[Collected data]

------------------------------

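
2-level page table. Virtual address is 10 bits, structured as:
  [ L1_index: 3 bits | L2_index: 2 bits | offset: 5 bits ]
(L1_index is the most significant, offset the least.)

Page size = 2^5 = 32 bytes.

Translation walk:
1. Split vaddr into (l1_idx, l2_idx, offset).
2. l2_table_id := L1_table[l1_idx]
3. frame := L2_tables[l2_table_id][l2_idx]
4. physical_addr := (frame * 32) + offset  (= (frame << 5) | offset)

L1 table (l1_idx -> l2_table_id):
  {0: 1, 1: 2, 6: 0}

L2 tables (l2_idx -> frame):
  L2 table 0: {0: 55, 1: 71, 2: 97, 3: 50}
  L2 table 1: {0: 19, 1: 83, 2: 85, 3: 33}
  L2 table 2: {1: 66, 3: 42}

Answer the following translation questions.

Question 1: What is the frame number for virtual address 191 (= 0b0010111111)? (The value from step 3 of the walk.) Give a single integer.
vaddr = 191: l1_idx=1, l2_idx=1
L1[1] = 2; L2[2][1] = 66

Answer: 66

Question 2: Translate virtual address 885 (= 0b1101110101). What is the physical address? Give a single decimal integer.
vaddr = 885 = 0b1101110101
Split: l1_idx=6, l2_idx=3, offset=21
L1[6] = 0
L2[0][3] = 50
paddr = 50 * 32 + 21 = 1621

Answer: 1621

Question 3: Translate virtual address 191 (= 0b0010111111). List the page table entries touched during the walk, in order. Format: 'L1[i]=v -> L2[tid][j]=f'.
Answer: L1[1]=2 -> L2[2][1]=66

Derivation:
vaddr = 191 = 0b0010111111
Split: l1_idx=1, l2_idx=1, offset=31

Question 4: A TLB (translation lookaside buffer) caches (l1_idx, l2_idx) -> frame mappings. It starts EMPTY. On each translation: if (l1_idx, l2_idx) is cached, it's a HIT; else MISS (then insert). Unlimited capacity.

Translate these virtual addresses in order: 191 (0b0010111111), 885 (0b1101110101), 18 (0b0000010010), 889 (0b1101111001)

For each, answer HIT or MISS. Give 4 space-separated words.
Answer: MISS MISS MISS HIT

Derivation:
vaddr=191: (1,1) not in TLB -> MISS, insert
vaddr=885: (6,3) not in TLB -> MISS, insert
vaddr=18: (0,0) not in TLB -> MISS, insert
vaddr=889: (6,3) in TLB -> HIT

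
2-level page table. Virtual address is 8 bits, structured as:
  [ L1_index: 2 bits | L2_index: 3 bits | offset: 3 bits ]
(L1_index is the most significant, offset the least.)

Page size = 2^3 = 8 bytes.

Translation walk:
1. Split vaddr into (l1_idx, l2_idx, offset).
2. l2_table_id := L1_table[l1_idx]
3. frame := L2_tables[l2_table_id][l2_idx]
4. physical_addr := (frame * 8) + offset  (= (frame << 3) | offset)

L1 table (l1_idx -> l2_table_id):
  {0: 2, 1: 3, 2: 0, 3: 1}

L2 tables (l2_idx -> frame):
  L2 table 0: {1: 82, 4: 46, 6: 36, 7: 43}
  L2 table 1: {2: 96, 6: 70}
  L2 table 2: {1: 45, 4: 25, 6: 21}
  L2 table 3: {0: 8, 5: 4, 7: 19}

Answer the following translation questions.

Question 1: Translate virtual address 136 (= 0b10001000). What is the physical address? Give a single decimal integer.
Answer: 656

Derivation:
vaddr = 136 = 0b10001000
Split: l1_idx=2, l2_idx=1, offset=0
L1[2] = 0
L2[0][1] = 82
paddr = 82 * 8 + 0 = 656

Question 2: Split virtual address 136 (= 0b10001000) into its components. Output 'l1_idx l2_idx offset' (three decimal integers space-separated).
Answer: 2 1 0

Derivation:
vaddr = 136 = 0b10001000
  top 2 bits -> l1_idx = 2
  next 3 bits -> l2_idx = 1
  bottom 3 bits -> offset = 0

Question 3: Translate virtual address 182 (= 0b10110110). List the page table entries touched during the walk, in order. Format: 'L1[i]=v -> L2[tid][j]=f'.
Answer: L1[2]=0 -> L2[0][6]=36

Derivation:
vaddr = 182 = 0b10110110
Split: l1_idx=2, l2_idx=6, offset=6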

------------------------------

Try it
Each entry above must be retyped exactly.

Task result
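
2-level page table. Virtual address is 10 bits, structured as:
  [ L1_index: 3 bits | L2_index: 2 bits | offset: 5 bits ]
(L1_index is the most significant, offset the least.)

Page size = 2^5 = 32 bytes.

Translation walk:
1. Split vaddr into (l1_idx, l2_idx, offset).
2. l2_table_id := L1_table[l1_idx]
3. frame := L2_tables[l2_table_id][l2_idx]
4. physical_addr := (frame * 32) + offset  (= (frame << 5) | offset)

L1 table (l1_idx -> l2_table_id):
  {0: 1, 1: 2, 6: 0}

L2 tables (l2_idx -> frame):
  L2 table 0: {0: 55, 1: 71, 2: 97, 3: 50}
  L2 table 1: {0: 19, 1: 83, 2: 85, 3: 33}
  L2 table 2: {1: 66, 3: 42}

Answer the following translation questions.

Question 1: What is the frame number for virtual address 191 (= 0b0010111111)? (The value from step 3 of the walk.) Give a single integer.
vaddr = 191: l1_idx=1, l2_idx=1
L1[1] = 2; L2[2][1] = 66

Answer: 66

Question 2: Translate virtual address 885 (= 0b1101110101). What is the physical address? Give a single decimal integer.
vaddr = 885 = 0b1101110101
Split: l1_idx=6, l2_idx=3, offset=21
L1[6] = 0
L2[0][3] = 50
paddr = 50 * 32 + 21 = 1621

Answer: 1621

Question 3: Translate virtual address 191 (= 0b0010111111). List the page table entries touched during the walk, in order. Format: 'L1[i]=v -> L2[tid][j]=f'.
Answer: L1[1]=2 -> L2[2][1]=66

Derivation:
vaddr = 191 = 0b0010111111
Split: l1_idx=1, l2_idx=1, offset=31

Question 4: A TLB (translation lookaside buffer) caches (l1_idx, l2_idx) -> frame mappings. It starts EMPTY. On each translation: if (l1_idx, l2_idx) is cached, it's a HIT; else MISS (then insert). Unlimited capacity.

Translate these virtual addresses in order: 191 (0b0010111111), 885 (0b1101110101), 18 (0b0000010010), 889 (0b1101111001)

For each, answer HIT or MISS. Give 4 space-separated words.
Answer: MISS MISS MISS HIT

Derivation:
vaddr=191: (1,1) not in TLB -> MISS, insert
vaddr=885: (6,3) not in TLB -> MISS, insert
vaddr=18: (0,0) not in TLB -> MISS, insert
vaddr=889: (6,3) in TLB -> HIT

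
2-level page table. Virtual address is 8 bits, structured as:
  [ L1_index: 2 bits | L2_index: 3 bits | offset: 3 bits ]
(L1_index is the most significant, offset the least.)

Page size = 2^3 = 8 bytes.

Translation walk:
1. Split vaddr into (l1_idx, l2_idx, offset).
2. l2_table_id := L1_table[l1_idx]
3. frame := L2_tables[l2_table_id][l2_idx]
4. physical_addr := (frame * 8) + offset  (= (frame << 3) | offset)

L1 table (l1_idx -> l2_table_id):
  {0: 2, 1: 3, 2: 0, 3: 1}

L2 tables (l2_idx -> frame):
  L2 table 0: {1: 82, 4: 46, 6: 36, 7: 43}
  L2 table 1: {2: 96, 6: 70}
  L2 table 2: {1: 45, 4: 25, 6: 21}
  L2 table 3: {0: 8, 5: 4, 7: 19}

Answer the following translation questions.

Question 1: Translate virtual address 136 (= 0b10001000). What is the physical address? Give a single decimal integer.
Answer: 656

Derivation:
vaddr = 136 = 0b10001000
Split: l1_idx=2, l2_idx=1, offset=0
L1[2] = 0
L2[0][1] = 82
paddr = 82 * 8 + 0 = 656

Question 2: Split virtual address 136 (= 0b10001000) into its components. Output 'l1_idx l2_idx offset' (three decimal integers space-separated).
Answer: 2 1 0

Derivation:
vaddr = 136 = 0b10001000
  top 2 bits -> l1_idx = 2
  next 3 bits -> l2_idx = 1
  bottom 3 bits -> offset = 0

Question 3: Translate virtual address 182 (= 0b10110110). List the page table entries touched during the walk, in order. Format: 'L1[i]=v -> L2[tid][j]=f'.
Answer: L1[2]=0 -> L2[0][6]=36

Derivation:
vaddr = 182 = 0b10110110
Split: l1_idx=2, l2_idx=6, offset=6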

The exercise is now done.